INFORMATION SUPPLIED
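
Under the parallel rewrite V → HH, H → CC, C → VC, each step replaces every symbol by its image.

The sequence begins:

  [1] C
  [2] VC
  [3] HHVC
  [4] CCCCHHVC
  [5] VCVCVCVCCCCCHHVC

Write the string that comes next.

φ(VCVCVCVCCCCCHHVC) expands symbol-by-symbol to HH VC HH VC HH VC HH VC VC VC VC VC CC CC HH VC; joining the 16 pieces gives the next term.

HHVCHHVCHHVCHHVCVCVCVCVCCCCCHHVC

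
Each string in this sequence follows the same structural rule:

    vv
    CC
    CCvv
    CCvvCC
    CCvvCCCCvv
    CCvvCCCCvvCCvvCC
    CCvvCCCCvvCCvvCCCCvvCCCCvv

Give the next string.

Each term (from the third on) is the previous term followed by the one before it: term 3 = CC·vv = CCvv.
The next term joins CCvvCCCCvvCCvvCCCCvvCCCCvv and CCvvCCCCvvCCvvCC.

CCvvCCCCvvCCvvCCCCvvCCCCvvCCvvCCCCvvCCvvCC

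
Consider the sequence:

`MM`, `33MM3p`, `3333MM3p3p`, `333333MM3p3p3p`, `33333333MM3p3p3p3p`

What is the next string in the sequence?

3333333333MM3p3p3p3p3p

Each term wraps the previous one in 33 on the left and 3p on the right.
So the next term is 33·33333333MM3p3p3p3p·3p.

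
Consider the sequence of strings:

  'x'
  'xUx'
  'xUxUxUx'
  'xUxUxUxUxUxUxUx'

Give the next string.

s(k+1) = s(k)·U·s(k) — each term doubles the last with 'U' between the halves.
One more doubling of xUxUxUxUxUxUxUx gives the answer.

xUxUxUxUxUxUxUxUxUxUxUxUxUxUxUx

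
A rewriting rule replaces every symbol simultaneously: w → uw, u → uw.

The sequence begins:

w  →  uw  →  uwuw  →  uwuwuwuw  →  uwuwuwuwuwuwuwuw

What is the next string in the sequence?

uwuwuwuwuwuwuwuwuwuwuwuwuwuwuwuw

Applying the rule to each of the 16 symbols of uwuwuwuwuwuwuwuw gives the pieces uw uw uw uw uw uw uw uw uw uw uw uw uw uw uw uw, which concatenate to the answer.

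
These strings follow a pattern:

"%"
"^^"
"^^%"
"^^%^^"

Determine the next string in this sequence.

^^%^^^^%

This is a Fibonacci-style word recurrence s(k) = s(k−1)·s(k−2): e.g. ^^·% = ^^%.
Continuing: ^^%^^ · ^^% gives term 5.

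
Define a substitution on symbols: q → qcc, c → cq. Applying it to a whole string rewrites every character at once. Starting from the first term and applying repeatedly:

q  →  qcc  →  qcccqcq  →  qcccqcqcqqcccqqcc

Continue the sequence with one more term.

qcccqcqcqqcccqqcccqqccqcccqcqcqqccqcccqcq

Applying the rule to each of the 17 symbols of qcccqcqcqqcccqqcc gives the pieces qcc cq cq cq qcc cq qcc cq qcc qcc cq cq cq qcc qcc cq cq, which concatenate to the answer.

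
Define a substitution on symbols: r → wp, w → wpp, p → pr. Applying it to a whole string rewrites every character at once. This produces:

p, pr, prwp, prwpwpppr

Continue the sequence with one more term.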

PROBLEM DESCRIPTION
Check each line above for the word "character" and give the number of lines that have it, nothing else.

OUTPUT FOR THIS TASK
2